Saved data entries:
....................

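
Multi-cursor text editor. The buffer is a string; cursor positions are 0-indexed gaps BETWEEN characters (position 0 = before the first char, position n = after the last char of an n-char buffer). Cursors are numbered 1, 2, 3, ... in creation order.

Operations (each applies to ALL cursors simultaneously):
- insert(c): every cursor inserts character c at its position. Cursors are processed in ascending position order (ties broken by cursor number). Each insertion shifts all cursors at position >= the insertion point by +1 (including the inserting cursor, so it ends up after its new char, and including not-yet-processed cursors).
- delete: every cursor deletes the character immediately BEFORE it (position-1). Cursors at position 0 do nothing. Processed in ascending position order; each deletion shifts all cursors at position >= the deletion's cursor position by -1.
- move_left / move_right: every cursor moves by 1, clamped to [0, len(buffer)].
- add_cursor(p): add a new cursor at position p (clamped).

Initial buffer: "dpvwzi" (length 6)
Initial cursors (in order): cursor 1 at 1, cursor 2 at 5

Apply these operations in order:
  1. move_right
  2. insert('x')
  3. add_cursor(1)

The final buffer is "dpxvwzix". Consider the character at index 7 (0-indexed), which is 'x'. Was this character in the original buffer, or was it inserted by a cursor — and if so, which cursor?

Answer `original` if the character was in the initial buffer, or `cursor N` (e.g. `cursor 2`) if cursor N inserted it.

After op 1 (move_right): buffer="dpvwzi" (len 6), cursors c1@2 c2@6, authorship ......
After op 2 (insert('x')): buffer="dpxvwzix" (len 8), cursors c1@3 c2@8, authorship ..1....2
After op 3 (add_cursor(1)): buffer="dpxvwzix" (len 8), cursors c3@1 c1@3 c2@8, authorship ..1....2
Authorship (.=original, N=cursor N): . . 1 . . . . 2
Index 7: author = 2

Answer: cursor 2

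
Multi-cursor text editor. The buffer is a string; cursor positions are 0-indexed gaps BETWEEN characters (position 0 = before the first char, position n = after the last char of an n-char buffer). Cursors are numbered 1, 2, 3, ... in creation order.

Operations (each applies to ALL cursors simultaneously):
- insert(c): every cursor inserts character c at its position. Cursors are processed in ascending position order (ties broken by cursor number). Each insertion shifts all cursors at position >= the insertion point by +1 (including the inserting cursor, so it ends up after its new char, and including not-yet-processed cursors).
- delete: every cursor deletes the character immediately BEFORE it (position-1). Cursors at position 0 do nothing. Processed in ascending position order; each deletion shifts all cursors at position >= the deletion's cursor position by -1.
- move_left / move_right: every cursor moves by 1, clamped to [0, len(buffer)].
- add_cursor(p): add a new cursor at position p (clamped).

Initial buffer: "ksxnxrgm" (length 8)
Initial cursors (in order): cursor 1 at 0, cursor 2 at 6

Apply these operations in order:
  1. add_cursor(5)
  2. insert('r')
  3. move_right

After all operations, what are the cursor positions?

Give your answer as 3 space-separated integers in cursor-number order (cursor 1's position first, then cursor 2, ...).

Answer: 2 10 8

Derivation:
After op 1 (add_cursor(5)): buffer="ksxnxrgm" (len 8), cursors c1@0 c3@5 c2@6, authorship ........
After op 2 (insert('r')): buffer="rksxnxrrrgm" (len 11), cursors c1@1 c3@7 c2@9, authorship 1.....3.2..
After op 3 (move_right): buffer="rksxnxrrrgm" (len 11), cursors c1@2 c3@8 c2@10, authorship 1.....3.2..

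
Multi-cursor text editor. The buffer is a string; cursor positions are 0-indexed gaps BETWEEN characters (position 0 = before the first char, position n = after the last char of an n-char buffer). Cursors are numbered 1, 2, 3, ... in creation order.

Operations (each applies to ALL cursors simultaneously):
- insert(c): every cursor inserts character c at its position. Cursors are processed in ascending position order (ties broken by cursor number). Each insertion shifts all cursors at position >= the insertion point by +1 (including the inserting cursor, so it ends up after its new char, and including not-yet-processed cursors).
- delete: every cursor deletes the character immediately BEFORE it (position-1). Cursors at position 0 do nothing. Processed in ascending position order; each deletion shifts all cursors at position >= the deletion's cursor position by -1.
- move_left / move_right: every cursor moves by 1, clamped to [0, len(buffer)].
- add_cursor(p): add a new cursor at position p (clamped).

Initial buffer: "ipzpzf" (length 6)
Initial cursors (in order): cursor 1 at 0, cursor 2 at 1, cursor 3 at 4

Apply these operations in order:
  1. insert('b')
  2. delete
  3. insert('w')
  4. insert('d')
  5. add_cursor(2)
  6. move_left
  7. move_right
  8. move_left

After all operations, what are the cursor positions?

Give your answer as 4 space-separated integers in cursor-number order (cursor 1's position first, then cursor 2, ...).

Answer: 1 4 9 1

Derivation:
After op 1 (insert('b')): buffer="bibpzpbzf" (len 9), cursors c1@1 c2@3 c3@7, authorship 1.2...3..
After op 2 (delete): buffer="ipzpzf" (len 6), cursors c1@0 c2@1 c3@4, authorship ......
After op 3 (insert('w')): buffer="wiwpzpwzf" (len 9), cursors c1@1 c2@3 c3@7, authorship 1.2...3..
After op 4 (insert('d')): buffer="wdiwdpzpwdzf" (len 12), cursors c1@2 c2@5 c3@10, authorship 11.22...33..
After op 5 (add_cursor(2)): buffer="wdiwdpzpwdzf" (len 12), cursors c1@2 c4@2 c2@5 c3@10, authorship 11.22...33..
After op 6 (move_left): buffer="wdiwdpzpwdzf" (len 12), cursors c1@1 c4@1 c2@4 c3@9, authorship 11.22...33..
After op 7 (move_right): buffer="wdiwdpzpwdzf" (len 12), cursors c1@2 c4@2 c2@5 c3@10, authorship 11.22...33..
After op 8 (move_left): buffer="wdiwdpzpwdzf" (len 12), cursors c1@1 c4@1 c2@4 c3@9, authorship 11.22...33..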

....................

Your objective:
Exactness is what counts here: write out every record again.

Exercise response:
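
Multi-cursor text editor. The buffer is a string; cursor positions are 0-indexed gaps BETWEEN characters (position 0 = before the first char, position n = after the last char of an n-char buffer). Cursors are numbered 1, 2, 3, ... in creation order.

Operations (each applies to ALL cursors simultaneously):
- insert(c): every cursor inserts character c at its position. Cursors are processed in ascending position order (ties broken by cursor number). Each insertion shifts all cursors at position >= the insertion point by +1 (including the inserting cursor, so it ends up after its new char, and including not-yet-processed cursors).
- delete: every cursor deletes the character immediately BEFORE it (position-1). Cursors at position 0 do nothing. Processed in ascending position order; each deletion shifts all cursors at position >= the deletion's cursor position by -1.
- move_left / move_right: every cursor moves by 1, clamped to [0, len(buffer)].
- add_cursor(p): add a new cursor at position p (clamped).

Initial buffer: "dpvwzi" (length 6)
Initial cursors (in order): cursor 1 at 1, cursor 2 at 5

Apply these operations in order:
  1. move_right
  2. insert('x')
  3. add_cursor(1)

The final buffer is "dpxvwzix". Consider the character at index 7 (0-indexed), which is 'x'. Was this character in the original buffer, or was it inserted by a cursor — and if so, which cursor?

Answer `original` if the character was in the initial buffer, or `cursor N` (e.g. `cursor 2`) if cursor N inserted it.

After op 1 (move_right): buffer="dpvwzi" (len 6), cursors c1@2 c2@6, authorship ......
After op 2 (insert('x')): buffer="dpxvwzix" (len 8), cursors c1@3 c2@8, authorship ..1....2
After op 3 (add_cursor(1)): buffer="dpxvwzix" (len 8), cursors c3@1 c1@3 c2@8, authorship ..1....2
Authorship (.=original, N=cursor N): . . 1 . . . . 2
Index 7: author = 2

Answer: cursor 2

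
Multi-cursor text editor. The buffer is a string; cursor positions are 0-indexed gaps BETWEEN characters (position 0 = before the first char, position n = after the last char of an n-char buffer). Cursors are numbered 1, 2, 3, ... in creation order.

Operations (each applies to ALL cursors simultaneously):
- insert(c): every cursor inserts character c at its position. Cursors are processed in ascending position order (ties broken by cursor number). Each insertion shifts all cursors at position >= the insertion point by +1 (including the inserting cursor, so it ends up after its new char, and including not-yet-processed cursors).
- delete: every cursor deletes the character immediately BEFORE it (position-1). Cursors at position 0 do nothing. Processed in ascending position order; each deletion shifts all cursors at position >= the deletion's cursor position by -1.
- move_left / move_right: every cursor moves by 1, clamped to [0, len(buffer)].
- add_cursor(p): add a new cursor at position p (clamped).

Initial buffer: "ksxnxrgm" (length 8)
Initial cursors (in order): cursor 1 at 0, cursor 2 at 6

Apply these operations in order:
  1. add_cursor(5)
  2. insert('r')
  3. move_right

After all operations, what are the cursor positions?

Give your answer as 3 space-separated integers in cursor-number order (cursor 1's position first, then cursor 2, ...).

Answer: 2 10 8

Derivation:
After op 1 (add_cursor(5)): buffer="ksxnxrgm" (len 8), cursors c1@0 c3@5 c2@6, authorship ........
After op 2 (insert('r')): buffer="rksxnxrrrgm" (len 11), cursors c1@1 c3@7 c2@9, authorship 1.....3.2..
After op 3 (move_right): buffer="rksxnxrrrgm" (len 11), cursors c1@2 c3@8 c2@10, authorship 1.....3.2..

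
Multi-cursor text editor. The buffer is a string; cursor positions are 0-indexed gaps BETWEEN characters (position 0 = before the first char, position n = after the last char of an n-char buffer). Cursors are numbered 1, 2, 3, ... in creation order.

Operations (each applies to ALL cursors simultaneously):
- insert(c): every cursor inserts character c at its position. Cursors are processed in ascending position order (ties broken by cursor number). Each insertion shifts all cursors at position >= the insertion point by +1 (including the inserting cursor, so it ends up after its new char, and including not-yet-processed cursors).
- delete: every cursor deletes the character immediately BEFORE it (position-1). Cursors at position 0 do nothing. Processed in ascending position order; each deletion shifts all cursors at position >= the deletion's cursor position by -1.
- move_left / move_right: every cursor moves by 1, clamped to [0, len(buffer)].
- add_cursor(p): add a new cursor at position p (clamped).

Initial buffer: "ipzpzf" (length 6)
Initial cursors (in order): cursor 1 at 0, cursor 2 at 1, cursor 3 at 4

Apply these operations in order:
  1. insert('b')
  2. delete
  3. insert('w')
  4. insert('d')
  5. add_cursor(2)
  6. move_left
  7. move_right
  8. move_left

After all operations, what are the cursor positions?

Give your answer as 4 space-separated integers in cursor-number order (cursor 1's position first, then cursor 2, ...).

Answer: 1 4 9 1

Derivation:
After op 1 (insert('b')): buffer="bibpzpbzf" (len 9), cursors c1@1 c2@3 c3@7, authorship 1.2...3..
After op 2 (delete): buffer="ipzpzf" (len 6), cursors c1@0 c2@1 c3@4, authorship ......
After op 3 (insert('w')): buffer="wiwpzpwzf" (len 9), cursors c1@1 c2@3 c3@7, authorship 1.2...3..
After op 4 (insert('d')): buffer="wdiwdpzpwdzf" (len 12), cursors c1@2 c2@5 c3@10, authorship 11.22...33..
After op 5 (add_cursor(2)): buffer="wdiwdpzpwdzf" (len 12), cursors c1@2 c4@2 c2@5 c3@10, authorship 11.22...33..
After op 6 (move_left): buffer="wdiwdpzpwdzf" (len 12), cursors c1@1 c4@1 c2@4 c3@9, authorship 11.22...33..
After op 7 (move_right): buffer="wdiwdpzpwdzf" (len 12), cursors c1@2 c4@2 c2@5 c3@10, authorship 11.22...33..
After op 8 (move_left): buffer="wdiwdpzpwdzf" (len 12), cursors c1@1 c4@1 c2@4 c3@9, authorship 11.22...33..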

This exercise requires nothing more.